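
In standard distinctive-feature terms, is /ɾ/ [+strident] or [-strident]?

/ɾ/ is the alveolar tap. The feature [strident] marks segments high-amplitude, high-frequency frication (the sibilants); /ɾ/ lacks this property, so it is [-strident].

[-strident]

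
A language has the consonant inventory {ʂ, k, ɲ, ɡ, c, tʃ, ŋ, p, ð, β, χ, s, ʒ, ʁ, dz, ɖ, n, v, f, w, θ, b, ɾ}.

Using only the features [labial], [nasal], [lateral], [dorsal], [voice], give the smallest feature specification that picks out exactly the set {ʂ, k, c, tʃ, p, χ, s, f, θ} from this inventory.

/ʂ, k, c, tʃ, p, χ, s, f, θ/ are exactly the [-voice] segments in the inventory, so a single feature suffices.

[-voice]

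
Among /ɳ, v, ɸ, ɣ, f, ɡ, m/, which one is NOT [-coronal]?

ɳ

/ɸ, m, f, ɣ, ɡ, v/ are all [-coronal]; /ɳ/ (retroflex nasal) is [+coronal].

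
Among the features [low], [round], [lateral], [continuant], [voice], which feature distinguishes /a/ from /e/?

[low]

The two segments share [-round], [-lateral], [+continuant], [+voice]. The only feature from the list on which they differ: /a/ is [+low] while /e/ is [-low].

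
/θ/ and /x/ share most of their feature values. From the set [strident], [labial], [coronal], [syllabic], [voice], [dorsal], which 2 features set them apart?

The two segments share [-strident], [-labial], [-syllabic], [-voice]. The only features from the list on which they differ: /θ/ is [+coronal] while /x/ is [-coronal]; /θ/ is [-dorsal] while /x/ is [+dorsal].

[coronal], [dorsal]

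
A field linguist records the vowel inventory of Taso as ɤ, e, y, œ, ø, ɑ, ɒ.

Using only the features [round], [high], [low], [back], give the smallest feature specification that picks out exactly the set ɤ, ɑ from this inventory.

The class [+back], [−round] has exactly /ɤ, ɑ/ as its extension in this inventory. No smaller conjunction from the listed features achieves this: [−round] alone would also admit /e/; [+back] alone would also admit /ɒ/; and checking the remaining single features turns up none with this extension.

[+back, −round]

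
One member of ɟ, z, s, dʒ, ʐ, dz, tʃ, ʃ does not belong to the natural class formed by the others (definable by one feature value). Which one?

[strident] (equivalently [dorsal]) groups all but one: /ʃ, tʃ, dz, z, ʐ, dʒ, s/ share [+strident] while /ɟ/ (voiced palatal stop) alone is [-strident]. Removing any other segment would not leave a single-feature class that excludes it.

ɟ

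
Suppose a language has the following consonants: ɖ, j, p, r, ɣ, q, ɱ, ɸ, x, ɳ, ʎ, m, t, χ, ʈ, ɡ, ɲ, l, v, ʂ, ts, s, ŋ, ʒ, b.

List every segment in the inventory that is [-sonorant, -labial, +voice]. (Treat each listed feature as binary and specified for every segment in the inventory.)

Eliminate segments failing any feature: /j, r, ɱ, ɳ, ʎ, m, ɲ, l, ŋ/ are [+sonorant]; /p, ɸ, v, b/ are [+labial]; /q, x, t, χ, ʈ, ʂ, ts, s/ are [-voice]. The remaining /ɖ, ɣ, ɡ, ʒ/ satisfy [-sonorant], [-labial], [+voice].

ɖ, ɣ, ɡ, ʒ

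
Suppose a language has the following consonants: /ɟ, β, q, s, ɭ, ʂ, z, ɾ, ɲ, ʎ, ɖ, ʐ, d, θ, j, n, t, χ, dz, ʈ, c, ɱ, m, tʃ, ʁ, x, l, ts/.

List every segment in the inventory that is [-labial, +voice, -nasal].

ɟ, ɭ, z, ɾ, ʎ, ɖ, ʐ, d, j, dz, ʁ, l

Checking each segment against [-labial], [+voice], [-nasal]: /ɟ/ (voiced palatal stop), /ɭ/ (retroflex lateral approximant), /z/ (voiced alveolar fricative), /ɾ/ (alveolar tap), /ʎ/ (palatal lateral approximant), /ɖ/ (voiced retroflex stop), among others, satisfy every feature; every other segment in the inventory fails at least one.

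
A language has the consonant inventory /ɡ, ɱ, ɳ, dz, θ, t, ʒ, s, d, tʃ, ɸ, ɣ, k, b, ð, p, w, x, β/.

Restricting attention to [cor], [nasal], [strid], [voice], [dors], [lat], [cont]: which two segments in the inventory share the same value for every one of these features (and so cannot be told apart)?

On the given features, /w/ and /ɣ/ have an identical profile: [−coronal], [−nasal], [−strident], [+voice], [+dorsal], [−lateral], [+continuant]. No other two segments in the inventory coincide on all 7 features. (They do differ in [sonorant], [labial] and [round], which are not among the given features.)

w, ɣ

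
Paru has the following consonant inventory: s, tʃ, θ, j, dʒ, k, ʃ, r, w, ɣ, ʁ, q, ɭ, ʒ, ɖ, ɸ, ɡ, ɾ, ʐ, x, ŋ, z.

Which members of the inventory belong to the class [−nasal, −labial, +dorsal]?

j, k, ɣ, ʁ, q, ɡ, x

Among the inventory, the [−nasal] segments are /s, tʃ, θ, j, dʒ, k, ʃ, r, w, ɣ, ʁ, q, ɭ, ʒ, ɖ, ɸ, ɡ, ɾ, ʐ, x, z/.
Within that set, [−labial] gives /s, tʃ, θ, j, dʒ, k, ʃ, r, ɣ, ʁ, q, ɭ, ʒ, ɖ, ɡ, ɾ, ʐ, x, z/.
Then [+dorsal] leaves /j, k, ɣ, ʁ, q, ɡ, x/.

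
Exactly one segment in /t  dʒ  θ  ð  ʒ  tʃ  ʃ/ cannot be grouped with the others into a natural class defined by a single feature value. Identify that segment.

t

The remaining segments after removing /t/ share [+distributed]; /t/ (voiceless alveolar stop) is [−distributed]. For every other candidate removal, the leftover set fails to share any single feature value that the removed segment lacks.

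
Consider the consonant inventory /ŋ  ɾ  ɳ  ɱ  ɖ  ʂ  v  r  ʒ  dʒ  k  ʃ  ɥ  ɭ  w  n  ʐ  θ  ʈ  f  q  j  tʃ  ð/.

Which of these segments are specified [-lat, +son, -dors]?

ɾ, ɳ, ɱ, r, n

The [-lateral] segments are /ŋ, ɾ, ɳ, ɱ, ɖ, ʂ, v, r, ʒ, dʒ, k, ʃ, ɥ, w, n, ʐ, θ, ʈ, f, q, j, tʃ, ð/.
Within that set, [+sonorant] gives /ŋ, ɾ, ɳ, ɱ, r, ɥ, w, n, j/.
Among these, [-dorsal] leaves /ɾ, ɳ, ɱ, r, n/.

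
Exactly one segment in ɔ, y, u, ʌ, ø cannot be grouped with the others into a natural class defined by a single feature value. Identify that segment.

ʌ

The remaining segments after removing /ʌ/ share [+round]; /ʌ/ (mid back unrounded lax vowel) is [-round]. For every other candidate removal, the leftover set fails to share any single feature value that the removed segment lacks.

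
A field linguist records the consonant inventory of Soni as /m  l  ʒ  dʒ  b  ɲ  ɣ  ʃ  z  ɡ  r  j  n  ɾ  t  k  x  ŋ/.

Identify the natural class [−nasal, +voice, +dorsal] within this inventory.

Eliminate segments failing any feature: /m, ɲ, n, ŋ/ are [+nasal]; /l, ʒ, dʒ, b, z, r, ɾ/ are [−dorsal]; /ʃ, t, k, x/ are [−voice]. The remaining /ɣ, ɡ, j/ satisfy [−nasal], [+voice], [+dorsal].

ɣ, ɡ, j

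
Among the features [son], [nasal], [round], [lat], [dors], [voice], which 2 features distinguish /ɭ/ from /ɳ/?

[nasal], [lateral]

/ɭ/ (retroflex lateral approximant) and /ɳ/ (retroflex nasal) agree on [+sonorant], [-round], [-dorsal], [+voice]. They differ on [nasal] (/ɭ/ [-], /ɳ/ [+]), [lateral] (/ɭ/ [+], /ɳ/ [-]).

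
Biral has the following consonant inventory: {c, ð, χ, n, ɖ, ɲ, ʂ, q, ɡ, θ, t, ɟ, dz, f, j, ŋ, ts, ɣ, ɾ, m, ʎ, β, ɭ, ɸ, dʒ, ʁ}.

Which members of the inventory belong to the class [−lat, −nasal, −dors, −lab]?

ð, ɖ, ʂ, θ, t, dz, ts, ɾ, dʒ

Eliminate segments failing any feature: /c, χ, q, ɡ, ɟ, j, ɣ, ʁ/ are [+dorsal]; /n, ɲ, ŋ, m/ are [+nasal]; /f, β, ɸ/ are [+labial]; /ʎ, ɭ/ are [+lateral]. The remaining /ð, ɖ, ʂ, θ, t, dz, ts, ɾ, dʒ/ satisfy [−lateral], [−nasal], [−dorsal], [−labial].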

## TASK OBJECTIVE
Pull each line holding "following" out of the listing.

## RESULT OF THE TASK
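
Suppose a language has the following consonants: ɖ, j, p, r, ɣ, q, ɱ, ɸ, x, ɳ, ʎ, m, t, χ, ʈ, ɡ, ɲ, l, v, ʂ, ts, s, ŋ, ʒ, b.
Suppose a language has the following consonants: /ɟ, β, q, s, ɭ, ʂ, z, ɾ, ɲ, ʎ, ɖ, ʐ, d, θ, j, n, t, χ, dz, ʈ, c, ɱ, m, tʃ, ʁ, x, l, ts/.
Paru has the following consonant inventory: s, tʃ, θ, j, dʒ, k, ʃ, r, w, ɣ, ʁ, q, ɭ, ʒ, ɖ, ɸ, ɡ, ɾ, ʐ, x, ŋ, z.
Biral has the following consonant inventory: {c, ð, χ, n, ɖ, ɲ, ʂ, q, ɡ, θ, t, ɟ, dz, f, j, ŋ, ts, ɣ, ɾ, m, ʎ, β, ɭ, ɸ, dʒ, ʁ}.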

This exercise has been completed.